Record extracts -

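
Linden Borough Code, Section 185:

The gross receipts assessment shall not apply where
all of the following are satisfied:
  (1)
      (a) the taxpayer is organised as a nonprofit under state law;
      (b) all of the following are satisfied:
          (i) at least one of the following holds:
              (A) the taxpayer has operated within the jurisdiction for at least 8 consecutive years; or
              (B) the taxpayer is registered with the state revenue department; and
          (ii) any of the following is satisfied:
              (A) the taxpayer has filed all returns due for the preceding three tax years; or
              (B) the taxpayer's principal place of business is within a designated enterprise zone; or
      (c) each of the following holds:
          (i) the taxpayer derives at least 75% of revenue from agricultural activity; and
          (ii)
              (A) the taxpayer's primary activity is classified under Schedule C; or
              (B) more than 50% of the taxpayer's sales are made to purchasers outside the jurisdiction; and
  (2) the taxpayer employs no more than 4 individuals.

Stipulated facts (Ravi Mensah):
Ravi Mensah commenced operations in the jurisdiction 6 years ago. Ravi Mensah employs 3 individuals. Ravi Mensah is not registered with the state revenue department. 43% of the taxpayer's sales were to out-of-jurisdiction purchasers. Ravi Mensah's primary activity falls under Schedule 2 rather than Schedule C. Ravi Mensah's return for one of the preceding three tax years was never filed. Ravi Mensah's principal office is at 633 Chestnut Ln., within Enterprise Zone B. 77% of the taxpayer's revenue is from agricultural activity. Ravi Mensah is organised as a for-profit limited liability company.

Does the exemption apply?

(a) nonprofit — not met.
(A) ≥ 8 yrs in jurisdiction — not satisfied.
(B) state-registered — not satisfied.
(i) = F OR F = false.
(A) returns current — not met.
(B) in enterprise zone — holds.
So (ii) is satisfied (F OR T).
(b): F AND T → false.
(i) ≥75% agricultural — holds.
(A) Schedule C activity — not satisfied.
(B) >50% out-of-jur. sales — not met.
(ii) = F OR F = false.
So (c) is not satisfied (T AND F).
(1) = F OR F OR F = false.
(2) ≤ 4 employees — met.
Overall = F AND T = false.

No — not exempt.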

Requirement - From the first line to the last, please quote the material above exactly.

Task solution -
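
Linden Borough Code, Section 185:

The gross receipts assessment shall not apply where
all of the following are satisfied:
  (1)
      (a) the taxpayer is organised as a nonprofit under state law;
      (b) all of the following are satisfied:
          (i) at least one of the following holds:
              (A) the taxpayer has operated within the jurisdiction for at least 8 consecutive years; or
              (B) the taxpayer is registered with the state revenue department; and
          (ii) any of the following is satisfied:
              (A) the taxpayer has filed all returns due for the preceding three tax years; or
              (B) the taxpayer's principal place of business is within a designated enterprise zone; or
      (c) each of the following holds:
          (i) the taxpayer derives at least 75% of revenue from agricultural activity; and
          (ii)
              (A) the taxpayer's primary activity is classified under Schedule C; or
              (B) more than 50% of the taxpayer's sales are made to purchasers outside the jurisdiction; and
  (2) the taxpayer employs no more than 4 individuals.

Stipulated facts (Ravi Mensah):
Ravi Mensah commenced operations in the jurisdiction 6 years ago. Ravi Mensah employs 3 individuals. Ravi Mensah is not registered with the state revenue department. 43% of the taxpayer's sales were to out-of-jurisdiction purchasers. Ravi Mensah's primary activity falls under Schedule 2 rather than Schedule C. Ravi Mensah's return for one of the preceding three tax years was never filed. Ravi Mensah's principal office is at 633 Chestnut Ln., within Enterprise Zone B. 77% of the taxpayer's revenue is from agricultural activity. Ravi Mensah is organised as a for-profit limited liability company.

Does the exemption apply?

(a) nonprofit — not met.
(A) ≥ 8 yrs in jurisdiction — not satisfied.
(B) state-registered — not satisfied.
(i) = F OR F = false.
(A) returns current — not met.
(B) in enterprise zone — holds.
So (ii) is satisfied (F OR T).
(b): F AND T → false.
(i) ≥75% agricultural — holds.
(A) Schedule C activity — not satisfied.
(B) >50% out-of-jur. sales — not met.
(ii) = F OR F = false.
So (c) is not satisfied (T AND F).
(1) = F OR F OR F = false.
(2) ≤ 4 employees — met.
Overall = F AND T = false.

No — not exempt.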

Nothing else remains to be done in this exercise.